■ **Task objective**: Rewrite the full material exactly; no line may be skipped.

■ **Material for the task**:

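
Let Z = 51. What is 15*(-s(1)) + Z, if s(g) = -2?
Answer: 81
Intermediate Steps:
15*(-s(1)) + Z = 15*(-1*(-2)) + 51 = 15*2 + 51 = 30 + 51 = 81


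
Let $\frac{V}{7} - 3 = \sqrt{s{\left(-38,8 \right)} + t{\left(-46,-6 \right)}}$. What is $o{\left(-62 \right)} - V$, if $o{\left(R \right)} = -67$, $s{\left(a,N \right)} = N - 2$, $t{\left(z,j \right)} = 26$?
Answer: $-88 - 28 \sqrt{2} \approx -127.6$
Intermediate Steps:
$s{\left(a,N \right)} = -2 + N$
$V = 21 + 28 \sqrt{2}$ ($V = 21 + 7 \sqrt{\left(-2 + 8\right) + 26} = 21 + 7 \sqrt{6 + 26} = 21 + 7 \sqrt{32} = 21 + 7 \cdot 4 \sqrt{2} = 21 + 28 \sqrt{2} \approx 60.598$)
$o{\left(-62 \right)} - V = -67 - \left(21 + 28 \sqrt{2}\right) = -88 - 28 \sqrt{2}$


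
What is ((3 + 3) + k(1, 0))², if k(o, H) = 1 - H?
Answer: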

■ **Problem solution**:
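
Let Z = 51. What is 15*(-s(1)) + Z, if s(g) = -2?
Answer: 81
Intermediate Steps:
15*(-s(1)) + Z = 15*(-1*(-2)) + 51 = 15*2 + 51 = 30 + 51 = 81


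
Let $\frac{V}{7} - 3 = \sqrt{s{\left(-38,8 \right)} + t{\left(-46,-6 \right)}}$. What is $o{\left(-62 \right)} - V$, if $o{\left(R \right)} = -67$, $s{\left(a,N \right)} = N - 2$, $t{\left(z,j \right)} = 26$?
Answer: $-88 - 28 \sqrt{2} \approx -127.6$
Intermediate Steps:
$s{\left(a,N \right)} = -2 + N$
$V = 21 + 28 \sqrt{2}$ ($V = 21 + 7 \sqrt{\left(-2 + 8\right) + 26} = 21 + 7 \sqrt{6 + 26} = 21 + 7 \sqrt{32} = 21 + 7 \cdot 4 \sqrt{2} = 21 + 28 \sqrt{2} \approx 60.598$)
$o{\left(-62 \right)} - V = -67 - \left(21 + 28 \sqrt{2}\right) = -88 - 28 \sqrt{2}$


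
What is ((3 + 3) + k(1, 0))², if k(o, H) = 1 - H?
Answer: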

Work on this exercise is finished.